+++ Task data +++
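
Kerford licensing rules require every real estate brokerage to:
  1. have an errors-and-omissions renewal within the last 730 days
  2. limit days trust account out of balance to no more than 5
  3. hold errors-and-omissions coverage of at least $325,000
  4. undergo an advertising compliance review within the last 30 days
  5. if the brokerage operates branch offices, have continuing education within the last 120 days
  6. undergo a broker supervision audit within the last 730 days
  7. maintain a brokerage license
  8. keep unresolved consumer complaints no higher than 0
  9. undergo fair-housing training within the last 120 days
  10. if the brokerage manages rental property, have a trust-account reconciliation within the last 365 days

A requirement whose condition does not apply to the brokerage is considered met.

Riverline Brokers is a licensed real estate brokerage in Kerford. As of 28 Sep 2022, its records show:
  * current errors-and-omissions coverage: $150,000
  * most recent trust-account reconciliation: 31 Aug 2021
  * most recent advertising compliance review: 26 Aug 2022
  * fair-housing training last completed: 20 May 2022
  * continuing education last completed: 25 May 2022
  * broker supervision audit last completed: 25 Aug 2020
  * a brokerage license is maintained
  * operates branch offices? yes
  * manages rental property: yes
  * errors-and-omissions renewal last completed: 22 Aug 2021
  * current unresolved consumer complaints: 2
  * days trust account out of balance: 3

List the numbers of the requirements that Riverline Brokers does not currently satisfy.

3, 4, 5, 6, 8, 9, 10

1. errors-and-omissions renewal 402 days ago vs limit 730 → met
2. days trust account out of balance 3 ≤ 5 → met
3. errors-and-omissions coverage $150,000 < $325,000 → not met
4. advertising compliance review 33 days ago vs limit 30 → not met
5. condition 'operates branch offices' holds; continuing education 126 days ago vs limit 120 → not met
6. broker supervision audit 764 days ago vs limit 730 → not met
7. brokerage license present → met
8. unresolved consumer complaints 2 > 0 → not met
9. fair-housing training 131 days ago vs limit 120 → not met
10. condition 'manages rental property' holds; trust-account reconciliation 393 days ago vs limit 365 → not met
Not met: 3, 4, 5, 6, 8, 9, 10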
+++
+++ Task data +++
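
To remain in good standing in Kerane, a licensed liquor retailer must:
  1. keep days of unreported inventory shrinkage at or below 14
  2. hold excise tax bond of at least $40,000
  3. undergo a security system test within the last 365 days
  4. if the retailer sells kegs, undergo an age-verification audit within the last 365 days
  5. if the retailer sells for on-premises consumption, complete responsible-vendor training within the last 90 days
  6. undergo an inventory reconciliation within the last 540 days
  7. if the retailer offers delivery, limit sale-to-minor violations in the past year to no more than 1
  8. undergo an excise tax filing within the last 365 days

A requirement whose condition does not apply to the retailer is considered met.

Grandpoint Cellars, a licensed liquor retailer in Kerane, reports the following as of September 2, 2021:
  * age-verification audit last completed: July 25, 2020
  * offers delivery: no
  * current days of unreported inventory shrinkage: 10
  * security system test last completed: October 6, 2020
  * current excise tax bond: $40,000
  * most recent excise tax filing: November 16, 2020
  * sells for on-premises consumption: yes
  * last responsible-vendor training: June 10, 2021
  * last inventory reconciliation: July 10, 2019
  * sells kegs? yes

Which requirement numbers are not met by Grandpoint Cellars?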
+++
+++ Task data +++
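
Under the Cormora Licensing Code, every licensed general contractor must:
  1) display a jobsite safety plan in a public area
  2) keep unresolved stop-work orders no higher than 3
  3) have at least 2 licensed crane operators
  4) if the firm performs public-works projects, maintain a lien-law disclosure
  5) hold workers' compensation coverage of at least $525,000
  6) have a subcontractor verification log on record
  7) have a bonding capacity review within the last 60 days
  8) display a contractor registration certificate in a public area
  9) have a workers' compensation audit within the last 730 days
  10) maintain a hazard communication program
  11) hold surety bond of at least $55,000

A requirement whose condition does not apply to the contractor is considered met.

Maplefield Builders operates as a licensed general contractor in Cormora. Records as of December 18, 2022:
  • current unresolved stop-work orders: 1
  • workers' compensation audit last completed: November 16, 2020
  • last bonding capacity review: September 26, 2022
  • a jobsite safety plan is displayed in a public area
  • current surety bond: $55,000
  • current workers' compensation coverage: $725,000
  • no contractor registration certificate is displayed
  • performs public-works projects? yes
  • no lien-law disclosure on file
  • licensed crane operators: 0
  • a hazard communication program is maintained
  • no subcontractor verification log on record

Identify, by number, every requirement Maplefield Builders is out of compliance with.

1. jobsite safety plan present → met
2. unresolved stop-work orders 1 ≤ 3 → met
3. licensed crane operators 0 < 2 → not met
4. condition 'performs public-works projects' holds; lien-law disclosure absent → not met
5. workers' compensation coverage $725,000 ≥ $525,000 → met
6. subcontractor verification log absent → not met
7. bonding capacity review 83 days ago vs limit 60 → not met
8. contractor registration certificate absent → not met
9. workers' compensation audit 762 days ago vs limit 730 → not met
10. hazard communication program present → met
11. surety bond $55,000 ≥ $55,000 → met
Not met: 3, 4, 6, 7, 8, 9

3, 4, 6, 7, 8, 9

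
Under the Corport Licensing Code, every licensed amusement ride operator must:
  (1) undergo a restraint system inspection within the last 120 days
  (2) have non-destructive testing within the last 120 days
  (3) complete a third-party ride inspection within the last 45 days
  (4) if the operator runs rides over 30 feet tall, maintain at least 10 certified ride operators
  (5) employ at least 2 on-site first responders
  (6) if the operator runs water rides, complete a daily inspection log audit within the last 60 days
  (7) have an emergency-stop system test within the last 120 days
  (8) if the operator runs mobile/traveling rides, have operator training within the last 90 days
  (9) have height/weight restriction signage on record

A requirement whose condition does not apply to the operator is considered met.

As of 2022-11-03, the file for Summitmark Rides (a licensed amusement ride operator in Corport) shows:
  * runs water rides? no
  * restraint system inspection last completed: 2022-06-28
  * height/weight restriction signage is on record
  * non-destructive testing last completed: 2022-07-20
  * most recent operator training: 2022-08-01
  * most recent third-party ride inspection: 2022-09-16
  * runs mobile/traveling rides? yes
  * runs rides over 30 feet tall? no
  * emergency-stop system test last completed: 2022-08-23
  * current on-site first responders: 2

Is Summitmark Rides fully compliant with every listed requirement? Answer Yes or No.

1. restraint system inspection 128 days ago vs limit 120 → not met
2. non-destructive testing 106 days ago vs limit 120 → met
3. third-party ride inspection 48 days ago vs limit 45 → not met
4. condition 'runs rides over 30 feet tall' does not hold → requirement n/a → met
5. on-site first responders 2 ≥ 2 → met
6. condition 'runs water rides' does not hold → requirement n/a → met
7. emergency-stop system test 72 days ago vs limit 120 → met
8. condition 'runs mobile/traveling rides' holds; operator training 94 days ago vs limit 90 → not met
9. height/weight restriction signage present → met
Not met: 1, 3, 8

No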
+++
Task item » The lines to return are those holding the string "undergo" anywhere in the listing above.

Exercise answer »
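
  4. undergo an advertising compliance review within the last 30 days
  6. undergo a broker supervision audit within the last 730 days
  9. undergo fair-housing training within the last 120 days
  3. undergo a security system test within the last 365 days
  4. if the retailer sells kegs, undergo an age-verification audit within the last 365 days
  6. undergo an inventory reconciliation within the last 540 days
  8. undergo an excise tax filing within the last 365 days
  (1) undergo a restraint system inspection within the last 120 days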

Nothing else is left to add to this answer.